[Entries taken from a collection]
-=-=-=-=-

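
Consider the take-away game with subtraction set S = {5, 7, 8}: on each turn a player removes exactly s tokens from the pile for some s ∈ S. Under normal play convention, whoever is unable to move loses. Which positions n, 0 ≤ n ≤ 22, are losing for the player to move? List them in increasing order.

G(0) = 0
G(1) = mex{} = 0
G(2) = mex{} = 0
G(3) = mex{} = 0
G(4) = mex{} = 0
G(5) = mex{0} = 1
G(6) = mex{0} = 1
G(7) = mex{0,0} = 1
G(8) = mex{0,0,0} = 1
G(9) = mex{0,0,0} = 1
G(10) = mex{1,0,0} = 2
G(11) = mex{1,0,0} = 2
G(12) = mex{1,1,0} = 2
G(13) = mex{1,1,1} = 0
G(14) = mex{1,1,1} = 0
G(15) = mex{2,1,1} = 0
G(16) = mex{2,1,1} = 0
G(17) = mex{2,2,1} = 0
G(18) = mex{0,2,2} = 1
G(19) = mex{0,2,2} = 1
G(20) = mex{0,0,2} = 1
G(21) = mex{0,0,0} = 1
G(22) = mex{0,0,0} = 1
P-positions are exactly the n with G(n) = 0.

0, 1, 2, 3, 4, 13, 14, 15, 16, 17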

-=-=-=-=-

_What is needed_:
Could each line above be retyped exactly?

_Answer below_:
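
Consider the take-away game with subtraction set S = {5, 7, 8}: on each turn a player removes exactly s tokens from the pile for some s ∈ S. Under normal play convention, whoever is unable to move loses. Which positions n, 0 ≤ n ≤ 22, are losing for the player to move? List them in increasing order.

G(0) = 0
G(1) = mex{} = 0
G(2) = mex{} = 0
G(3) = mex{} = 0
G(4) = mex{} = 0
G(5) = mex{0} = 1
G(6) = mex{0} = 1
G(7) = mex{0,0} = 1
G(8) = mex{0,0,0} = 1
G(9) = mex{0,0,0} = 1
G(10) = mex{1,0,0} = 2
G(11) = mex{1,0,0} = 2
G(12) = mex{1,1,0} = 2
G(13) = mex{1,1,1} = 0
G(14) = mex{1,1,1} = 0
G(15) = mex{2,1,1} = 0
G(16) = mex{2,1,1} = 0
G(17) = mex{2,2,1} = 0
G(18) = mex{0,2,2} = 1
G(19) = mex{0,2,2} = 1
G(20) = mex{0,0,2} = 1
G(21) = mex{0,0,0} = 1
G(22) = mex{0,0,0} = 1
P-positions are exactly the n with G(n) = 0.

0, 1, 2, 3, 4, 13, 14, 15, 16, 17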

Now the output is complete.